Somewhere below are a line with "bVII is a common" and a later line with "In a pop song". Output exactly those lines and all lines between them.

Available records
************
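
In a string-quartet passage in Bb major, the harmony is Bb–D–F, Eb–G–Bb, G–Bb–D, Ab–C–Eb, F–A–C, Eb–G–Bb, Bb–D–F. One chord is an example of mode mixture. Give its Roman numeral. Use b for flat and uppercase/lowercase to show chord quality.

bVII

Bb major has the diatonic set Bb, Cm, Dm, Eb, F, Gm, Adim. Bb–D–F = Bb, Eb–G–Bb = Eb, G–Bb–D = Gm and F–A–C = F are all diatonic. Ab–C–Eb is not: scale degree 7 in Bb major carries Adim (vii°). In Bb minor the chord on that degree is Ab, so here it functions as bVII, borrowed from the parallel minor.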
************
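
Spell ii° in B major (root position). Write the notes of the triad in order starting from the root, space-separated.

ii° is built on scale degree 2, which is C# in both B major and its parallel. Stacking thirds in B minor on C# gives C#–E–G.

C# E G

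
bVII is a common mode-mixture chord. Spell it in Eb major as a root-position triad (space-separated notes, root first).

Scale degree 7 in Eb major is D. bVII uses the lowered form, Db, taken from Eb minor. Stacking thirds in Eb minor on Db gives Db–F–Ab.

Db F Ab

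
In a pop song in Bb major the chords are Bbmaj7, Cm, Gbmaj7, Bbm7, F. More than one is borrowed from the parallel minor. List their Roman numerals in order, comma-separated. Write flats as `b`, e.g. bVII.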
************
Exercise solution
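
bVII is a common mode-mixture chord. Spell it in Eb major as a root-position triad (space-separated notes, root first).

Scale degree 7 in Eb major is D. bVII uses the lowered form, Db, taken from Eb minor. Stacking thirds in Eb minor on Db gives Db–F–Ab.

Db F Ab

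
In a pop song in Bb major the chords are Bbmaj7, Cm, Gbmaj7, Bbm7, F. More than one is borrowed from the parallel minor. List their Roman numerals in order, comma-separated. Write flats as `b`, e.g. bVII.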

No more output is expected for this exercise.